ACTIVITY
Without changing a single character, copy every record below.

═════ DATA EXCERPTS

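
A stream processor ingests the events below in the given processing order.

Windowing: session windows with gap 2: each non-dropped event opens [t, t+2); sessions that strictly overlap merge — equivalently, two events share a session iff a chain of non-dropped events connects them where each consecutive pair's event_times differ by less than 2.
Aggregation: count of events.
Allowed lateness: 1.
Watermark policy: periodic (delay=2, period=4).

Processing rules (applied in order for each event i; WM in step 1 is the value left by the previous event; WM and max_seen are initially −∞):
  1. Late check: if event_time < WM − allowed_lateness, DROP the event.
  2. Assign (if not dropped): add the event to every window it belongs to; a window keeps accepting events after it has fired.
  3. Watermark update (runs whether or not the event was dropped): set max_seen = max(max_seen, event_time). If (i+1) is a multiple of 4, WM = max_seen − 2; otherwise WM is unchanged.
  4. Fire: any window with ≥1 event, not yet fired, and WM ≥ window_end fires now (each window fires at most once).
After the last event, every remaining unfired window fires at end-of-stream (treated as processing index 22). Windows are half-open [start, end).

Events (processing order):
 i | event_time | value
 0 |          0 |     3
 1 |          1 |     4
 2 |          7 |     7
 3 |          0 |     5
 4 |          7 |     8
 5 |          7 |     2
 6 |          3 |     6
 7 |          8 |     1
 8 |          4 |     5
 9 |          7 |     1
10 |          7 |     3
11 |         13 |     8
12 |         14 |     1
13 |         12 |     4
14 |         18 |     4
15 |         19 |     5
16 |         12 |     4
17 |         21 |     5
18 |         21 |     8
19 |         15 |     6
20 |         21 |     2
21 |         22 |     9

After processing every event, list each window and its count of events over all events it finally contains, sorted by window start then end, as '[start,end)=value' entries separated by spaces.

[0,3)=3 [7,10)=6 [12,16)=3 [18,21)=2 [21,24)=4

i=0 t=0 v=3: → [0,2); WM=−∞
i=1 t=1 v=4: → [0,3); WM=−∞
i=2 t=7 v=7: → [7,9); WM=−∞
i=3 t=0 v=5: → [0,3); WM=5
i=4 t=7 v=8: → [7,9); WM=5
i=5 t=7 v=2: → [7,9); WM=5
i=6 t=3 v=6: DROP (t<5-1); WM=5
i=7 t=8 v=1: → [7,10); WM=6
i=8 t=4 v=5: DROP (t<6-1); WM=6
i=9 t=7 v=1: → [7,10); WM=6
i=10 t=7 v=3: → [7,10); WM=6
i=11 t=13 v=8: → [13,15); WM=11
i=12 t=14 v=1: → [13,16); WM=11
i=13 t=12 v=4: → [12,16); WM=11
i=14 t=18 v=4: → [18,20); WM=11
i=15 t=19 v=5: → [18,21); WM=17
i=16 t=12 v=4: DROP (t<17-1); WM=17
i=17 t=21 v=5: → [21,23); WM=17
i=18 t=21 v=8: → [21,23); WM=17
i=19 t=15 v=6: DROP (t<17-1); WM=19
i=20 t=21 v=2: → [21,23); WM=19
i=21 t=22 v=9: → [21,24); WM=19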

══════════

COMPLETED EXERCISE
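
A stream processor ingests the events below in the given processing order.

Windowing: session windows with gap 2: each non-dropped event opens [t, t+2); sessions that strictly overlap merge — equivalently, two events share a session iff a chain of non-dropped events connects them where each consecutive pair's event_times differ by less than 2.
Aggregation: count of events.
Allowed lateness: 1.
Watermark policy: periodic (delay=2, period=4).

Processing rules (applied in order for each event i; WM in step 1 is the value left by the previous event; WM and max_seen are initially −∞):
  1. Late check: if event_time < WM − allowed_lateness, DROP the event.
  2. Assign (if not dropped): add the event to every window it belongs to; a window keeps accepting events after it has fired.
  3. Watermark update (runs whether or not the event was dropped): set max_seen = max(max_seen, event_time). If (i+1) is a multiple of 4, WM = max_seen − 2; otherwise WM is unchanged.
  4. Fire: any window with ≥1 event, not yet fired, and WM ≥ window_end fires now (each window fires at most once).
After the last event, every remaining unfired window fires at end-of-stream (treated as processing index 22). Windows are half-open [start, end).

Events (processing order):
 i | event_time | value
 0 |          0 |     3
 1 |          1 |     4
 2 |          7 |     7
 3 |          0 |     5
 4 |          7 |     8
 5 |          7 |     2
 6 |          3 |     6
 7 |          8 |     1
 8 |          4 |     5
 9 |          7 |     1
10 |          7 |     3
11 |         13 |     8
12 |         14 |     1
13 |         12 |     4
14 |         18 |     4
15 |         19 |     5
16 |         12 |     4
17 |         21 |     5
18 |         21 |     8
19 |         15 |     6
20 |         21 |     2
21 |         22 |     9

After processing every event, list each window and its count of events over all events it finally contains, sorted by window start then end, as '[start,end)=value' entries separated by spaces.

[0,3)=3 [7,10)=6 [12,16)=3 [18,21)=2 [21,24)=4

i=0 t=0 v=3: → [0,2); WM=−∞
i=1 t=1 v=4: → [0,3); WM=−∞
i=2 t=7 v=7: → [7,9); WM=−∞
i=3 t=0 v=5: → [0,3); WM=5
i=4 t=7 v=8: → [7,9); WM=5
i=5 t=7 v=2: → [7,9); WM=5
i=6 t=3 v=6: DROP (t<5-1); WM=5
i=7 t=8 v=1: → [7,10); WM=6
i=8 t=4 v=5: DROP (t<6-1); WM=6
i=9 t=7 v=1: → [7,10); WM=6
i=10 t=7 v=3: → [7,10); WM=6
i=11 t=13 v=8: → [13,15); WM=11
i=12 t=14 v=1: → [13,16); WM=11
i=13 t=12 v=4: → [12,16); WM=11
i=14 t=18 v=4: → [18,20); WM=11
i=15 t=19 v=5: → [18,21); WM=17
i=16 t=12 v=4: DROP (t<17-1); WM=17
i=17 t=21 v=5: → [21,23); WM=17
i=18 t=21 v=8: → [21,23); WM=17
i=19 t=15 v=6: DROP (t<17-1); WM=19
i=20 t=21 v=2: → [21,23); WM=19
i=21 t=22 v=9: → [21,24); WM=19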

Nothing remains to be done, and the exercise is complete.